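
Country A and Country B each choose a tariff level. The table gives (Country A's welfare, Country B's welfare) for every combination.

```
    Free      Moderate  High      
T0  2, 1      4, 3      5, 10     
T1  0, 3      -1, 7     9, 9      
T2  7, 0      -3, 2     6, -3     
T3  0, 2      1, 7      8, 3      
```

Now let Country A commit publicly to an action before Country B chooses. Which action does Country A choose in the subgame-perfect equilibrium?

Work backward from Country B's decision.
- T0 → Country B plays High (best of 1, 3, 10); Country A gets 5.
- T1 → Country B plays High (best of 3, 7, 9); Country A gets 9.
- T2 → Country B plays Moderate (best of 0, 2, -3); Country A gets -3.
- T3 → Country B plays Moderate (best of 2, 7, 3); Country A gets 1.
Among 5, 9, -3, 1, the best is 9 at T1. Subgame-perfect outcome: (T1, High) with payoffs (9, 9).

T1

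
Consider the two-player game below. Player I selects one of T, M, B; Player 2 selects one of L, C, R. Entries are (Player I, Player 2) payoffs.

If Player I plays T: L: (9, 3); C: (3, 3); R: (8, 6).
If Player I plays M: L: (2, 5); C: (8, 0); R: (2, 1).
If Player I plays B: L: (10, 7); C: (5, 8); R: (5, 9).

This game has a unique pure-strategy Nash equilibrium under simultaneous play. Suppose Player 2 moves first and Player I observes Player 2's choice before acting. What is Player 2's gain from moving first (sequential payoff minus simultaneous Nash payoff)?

Work backward from Player I's decision.
- L: Player I compares 9, 2, 10 and picks B; Player 2 would get 7.
- C: Player I compares 3, 8, 5 and picks M; Player 2 would get 0.
- R: Player I compares 8, 2, 5 and picks T; Player 2 would get 6.
Maximizing over 7, 0, 6, Player 2 chooses L. Subgame-perfect outcome: (B, L) with payoffs (10, 7).
Now find the simultaneous Nash equilibrium.
Player I's best replies: L→B; C→M; R→T.
Player 2's best replies: T→R; M→L; B→R.
The unique mutual best reply is (T, R), giving (8, 6).
Player 2's commitment gain: 7 − 6 = 1.

1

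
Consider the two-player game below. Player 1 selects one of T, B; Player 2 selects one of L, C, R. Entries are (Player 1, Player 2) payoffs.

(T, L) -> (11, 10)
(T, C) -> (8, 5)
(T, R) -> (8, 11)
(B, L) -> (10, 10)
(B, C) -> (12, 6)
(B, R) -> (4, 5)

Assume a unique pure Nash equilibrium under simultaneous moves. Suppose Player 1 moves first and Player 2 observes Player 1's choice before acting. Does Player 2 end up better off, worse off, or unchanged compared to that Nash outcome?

worse off

Work backward from Player 2's decision.
- T → Player 2 plays R (best of 10, 5, 11); Player 1 gets 8.
- B → Player 2 plays L (best of 10, 6, 5); Player 1 gets 10.
Among 8, 10, the best is 10 at B. Subgame-perfect outcome: (B, L) with payoffs (10, 10).
For the simultaneous game, intersect best replies.
Player 1's best replies: L→T; C→B; R→T.
Player 2's best replies: T→R; B→L.
The unique mutual best reply is (T, R), giving (8, 11).
Player 2 earns 10 sequentially versus 11 at the Nash outcome: worse off.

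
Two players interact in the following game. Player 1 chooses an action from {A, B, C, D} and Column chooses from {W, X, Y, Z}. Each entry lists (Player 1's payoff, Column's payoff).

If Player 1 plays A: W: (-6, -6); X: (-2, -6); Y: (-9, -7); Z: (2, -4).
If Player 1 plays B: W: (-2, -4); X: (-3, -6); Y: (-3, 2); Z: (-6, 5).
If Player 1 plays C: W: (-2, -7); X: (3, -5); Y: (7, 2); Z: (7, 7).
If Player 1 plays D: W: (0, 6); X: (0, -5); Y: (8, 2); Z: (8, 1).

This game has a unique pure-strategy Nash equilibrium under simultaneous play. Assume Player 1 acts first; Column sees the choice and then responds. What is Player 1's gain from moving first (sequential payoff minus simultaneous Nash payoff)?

7

Solve by backward induction (Player 1 leads).
- A → Column plays Z (best of -6, -6, -7, -4); Player 1 gets 2.
- B → Column plays Z (best of -4, -6, 2, 5); Player 1 gets -6.
- C → Column plays Z (best of -7, -5, 2, 7); Player 1 gets 7.
- D → Column plays W (best of 6, -5, 2, 1); Player 1 gets 0.
Among 2, -6, 7, 0, the best is 7 at C. Subgame-perfect outcome: (C, Z) with payoffs (7, 7).
For the simultaneous game, intersect best replies.
Player 1's best replies: W→D; X→C; Y→D; Z→D.
Column's best replies: A→Z; B→Z; C→Z; D→W.
Only (D, W) has each player best-responding; Nash payoffs (0, 6).
Player 1's commitment gain: 7 − 0 = 7.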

- - - - - - -

What the task requires:
Exactly as given, repeat each line above.

Completed task:
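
Country A and Country B each choose a tariff level. The table gives (Country A's welfare, Country B's welfare) for every combination.

```
    Free      Moderate  High      
T0  2, 1      4, 3      5, 10     
T1  0, 3      -1, 7     9, 9      
T2  7, 0      -3, 2     6, -3     
T3  0, 2      1, 7      8, 3      
```

Now let Country A commit publicly to an action before Country B chooses. Which action does Country A choose in the subgame-perfect equilibrium?

Work backward from Country B's decision.
- T0 → Country B plays High (best of 1, 3, 10); Country A gets 5.
- T1 → Country B plays High (best of 3, 7, 9); Country A gets 9.
- T2 → Country B plays Moderate (best of 0, 2, -3); Country A gets -3.
- T3 → Country B plays Moderate (best of 2, 7, 3); Country A gets 1.
Among 5, 9, -3, 1, the best is 9 at T1. Subgame-perfect outcome: (T1, High) with payoffs (9, 9).

T1

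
Consider the two-player game below. Player I selects one of T, M, B; Player 2 selects one of L, C, R. Entries are (Player I, Player 2) payoffs.

If Player I plays T: L: (9, 3); C: (3, 3); R: (8, 6).
If Player I plays M: L: (2, 5); C: (8, 0); R: (2, 1).
If Player I plays B: L: (10, 7); C: (5, 8); R: (5, 9).

This game has a unique pure-strategy Nash equilibrium under simultaneous play. Suppose Player 2 moves first and Player I observes Player 2's choice before acting. What is Player 2's gain from moving first (sequential payoff minus simultaneous Nash payoff)?

Work backward from Player I's decision.
- L: Player I compares 9, 2, 10 and picks B; Player 2 would get 7.
- C: Player I compares 3, 8, 5 and picks M; Player 2 would get 0.
- R: Player I compares 8, 2, 5 and picks T; Player 2 would get 6.
Maximizing over 7, 0, 6, Player 2 chooses L. Subgame-perfect outcome: (B, L) with payoffs (10, 7).
Now find the simultaneous Nash equilibrium.
Player I's best replies: L→B; C→M; R→T.
Player 2's best replies: T→R; M→L; B→R.
The unique mutual best reply is (T, R), giving (8, 6).
Player 2's commitment gain: 7 − 6 = 1.

1

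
Consider the two-player game below. Player 1 selects one of T, B; Player 2 selects one of L, C, R. Entries are (Player 1, Player 2) payoffs.

(T, L) -> (11, 10)
(T, C) -> (8, 5)
(T, R) -> (8, 11)
(B, L) -> (10, 10)
(B, C) -> (12, 6)
(B, R) -> (4, 5)

Assume a unique pure Nash equilibrium under simultaneous moves. Suppose Player 1 moves first and Player 2 observes Player 1's choice before acting. Does Player 2 end up better off, worse off, or unchanged compared to that Nash outcome?

worse off

Work backward from Player 2's decision.
- T → Player 2 plays R (best of 10, 5, 11); Player 1 gets 8.
- B → Player 2 plays L (best of 10, 6, 5); Player 1 gets 10.
Among 8, 10, the best is 10 at B. Subgame-perfect outcome: (B, L) with payoffs (10, 10).
For the simultaneous game, intersect best replies.
Player 1's best replies: L→T; C→B; R→T.
Player 2's best replies: T→R; B→L.
The unique mutual best reply is (T, R), giving (8, 11).
Player 2 earns 10 sequentially versus 11 at the Nash outcome: worse off.

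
Two players interact in the following game. Player 1 chooses an action from {A, B, C, D} and Column chooses from {W, X, Y, Z}. Each entry lists (Player 1's payoff, Column's payoff).

If Player 1 plays A: W: (-6, -6); X: (-2, -6); Y: (-9, -7); Z: (2, -4).
If Player 1 plays B: W: (-2, -4); X: (-3, -6); Y: (-3, 2); Z: (-6, 5).
If Player 1 plays C: W: (-2, -7); X: (3, -5); Y: (7, 2); Z: (7, 7).
If Player 1 plays D: W: (0, 6); X: (0, -5); Y: (8, 2); Z: (8, 1).

This game has a unique pure-strategy Nash equilibrium under simultaneous play. Assume Player 1 acts first; Column sees the choice and then responds. What is Player 1's gain from moving first (sequential payoff minus simultaneous Nash payoff)?

7

Solve by backward induction (Player 1 leads).
- A → Column plays Z (best of -6, -6, -7, -4); Player 1 gets 2.
- B → Column plays Z (best of -4, -6, 2, 5); Player 1 gets -6.
- C → Column plays Z (best of -7, -5, 2, 7); Player 1 gets 7.
- D → Column plays W (best of 6, -5, 2, 1); Player 1 gets 0.
Among 2, -6, 7, 0, the best is 7 at C. Subgame-perfect outcome: (C, Z) with payoffs (7, 7).
For the simultaneous game, intersect best replies.
Player 1's best replies: W→D; X→C; Y→D; Z→D.
Column's best replies: A→Z; B→Z; C→Z; D→W.
Only (D, W) has each player best-responding; Nash payoffs (0, 6).
Player 1's commitment gain: 7 − 0 = 7.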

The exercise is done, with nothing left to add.